ACTION ITEM
Can the data below be echoed back word for word?

TASK MATERIAL

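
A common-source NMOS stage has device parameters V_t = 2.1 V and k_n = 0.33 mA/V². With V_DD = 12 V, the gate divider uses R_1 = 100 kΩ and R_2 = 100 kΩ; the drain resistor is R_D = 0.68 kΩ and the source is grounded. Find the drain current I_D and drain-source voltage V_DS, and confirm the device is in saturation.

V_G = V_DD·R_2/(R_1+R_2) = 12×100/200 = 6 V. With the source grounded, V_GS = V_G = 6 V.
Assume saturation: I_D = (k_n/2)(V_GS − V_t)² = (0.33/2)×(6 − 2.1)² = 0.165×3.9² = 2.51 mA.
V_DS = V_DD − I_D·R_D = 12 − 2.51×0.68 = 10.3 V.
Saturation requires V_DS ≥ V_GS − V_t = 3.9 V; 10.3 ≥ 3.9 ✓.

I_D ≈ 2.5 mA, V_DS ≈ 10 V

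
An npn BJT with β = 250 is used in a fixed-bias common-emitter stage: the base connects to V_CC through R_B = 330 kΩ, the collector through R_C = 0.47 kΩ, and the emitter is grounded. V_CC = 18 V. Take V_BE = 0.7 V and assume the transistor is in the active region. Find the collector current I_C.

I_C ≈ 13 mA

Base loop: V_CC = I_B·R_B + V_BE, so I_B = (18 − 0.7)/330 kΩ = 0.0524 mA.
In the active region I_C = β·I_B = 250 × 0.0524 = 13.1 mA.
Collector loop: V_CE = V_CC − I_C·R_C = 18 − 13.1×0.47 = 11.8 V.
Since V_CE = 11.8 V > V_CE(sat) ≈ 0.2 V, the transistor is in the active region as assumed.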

EXERCISE ANSWER
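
A common-source NMOS stage has device parameters V_t = 2.1 V and k_n = 0.33 mA/V². With V_DD = 12 V, the gate divider uses R_1 = 100 kΩ and R_2 = 100 kΩ; the drain resistor is R_D = 0.68 kΩ and the source is grounded. Find the drain current I_D and drain-source voltage V_DS, and confirm the device is in saturation.

V_G = V_DD·R_2/(R_1+R_2) = 12×100/200 = 6 V. With the source grounded, V_GS = V_G = 6 V.
Assume saturation: I_D = (k_n/2)(V_GS − V_t)² = (0.33/2)×(6 − 2.1)² = 0.165×3.9² = 2.51 mA.
V_DS = V_DD − I_D·R_D = 12 − 2.51×0.68 = 10.3 V.
Saturation requires V_DS ≥ V_GS − V_t = 3.9 V; 10.3 ≥ 3.9 ✓.

I_D ≈ 2.5 mA, V_DS ≈ 10 V

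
An npn BJT with β = 250 is used in a fixed-bias common-emitter stage: the base connects to V_CC through R_B = 330 kΩ, the collector through R_C = 0.47 kΩ, and the emitter is grounded. V_CC = 18 V. Take V_BE = 0.7 V and assume the transistor is in the active region. Find the collector current I_C.

I_C ≈ 13 mA

Base loop: V_CC = I_B·R_B + V_BE, so I_B = (18 − 0.7)/330 kΩ = 0.0524 mA.
In the active region I_C = β·I_B = 250 × 0.0524 = 13.1 mA.
Collector loop: V_CE = V_CC − I_C·R_C = 18 − 13.1×0.47 = 11.8 V.
Since V_CE = 11.8 V > V_CE(sat) ≈ 0.2 V, the transistor is in the active region as assumed.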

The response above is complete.